Your instructions. Please reproduce, exactly and in full, the lines from the one containing "What is the" to the end of the material below.

Excerpted data.
_ _ _ _ _

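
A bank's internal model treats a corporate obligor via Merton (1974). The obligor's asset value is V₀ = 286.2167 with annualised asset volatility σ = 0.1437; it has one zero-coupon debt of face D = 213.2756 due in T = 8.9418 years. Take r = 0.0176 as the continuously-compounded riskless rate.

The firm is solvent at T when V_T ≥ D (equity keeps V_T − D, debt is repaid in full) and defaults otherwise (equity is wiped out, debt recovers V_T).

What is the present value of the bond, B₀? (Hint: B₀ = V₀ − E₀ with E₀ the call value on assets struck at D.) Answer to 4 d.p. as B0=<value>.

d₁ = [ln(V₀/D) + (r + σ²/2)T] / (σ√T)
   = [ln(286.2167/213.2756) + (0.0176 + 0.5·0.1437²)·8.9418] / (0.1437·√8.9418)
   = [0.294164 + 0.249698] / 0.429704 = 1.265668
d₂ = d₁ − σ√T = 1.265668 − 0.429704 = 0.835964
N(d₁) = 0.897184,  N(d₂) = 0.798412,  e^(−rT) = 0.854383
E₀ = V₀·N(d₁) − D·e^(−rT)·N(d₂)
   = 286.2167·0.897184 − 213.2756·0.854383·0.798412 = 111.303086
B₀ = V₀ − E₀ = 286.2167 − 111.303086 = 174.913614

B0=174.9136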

_ _ _ _ _

Problem solution.
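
What is the present value of the bond, B₀? (Hint: B₀ = V₀ − E₀ with E₀ the call value on assets struck at D.) Answer to 4 d.p. as B0=<value>.

d₁ = [ln(V₀/D) + (r + σ²/2)T] / (σ√T)
   = [ln(286.2167/213.2756) + (0.0176 + 0.5·0.1437²)·8.9418] / (0.1437·√8.9418)
   = [0.294164 + 0.249698] / 0.429704 = 1.265668
d₂ = d₁ − σ√T = 1.265668 − 0.429704 = 0.835964
N(d₁) = 0.897184,  N(d₂) = 0.798412,  e^(−rT) = 0.854383
E₀ = V₀·N(d₁) − D·e^(−rT)·N(d₂)
   = 286.2167·0.897184 − 213.2756·0.854383·0.798412 = 111.303086
B₀ = V₀ − E₀ = 286.2167 − 111.303086 = 174.913614

B0=174.9136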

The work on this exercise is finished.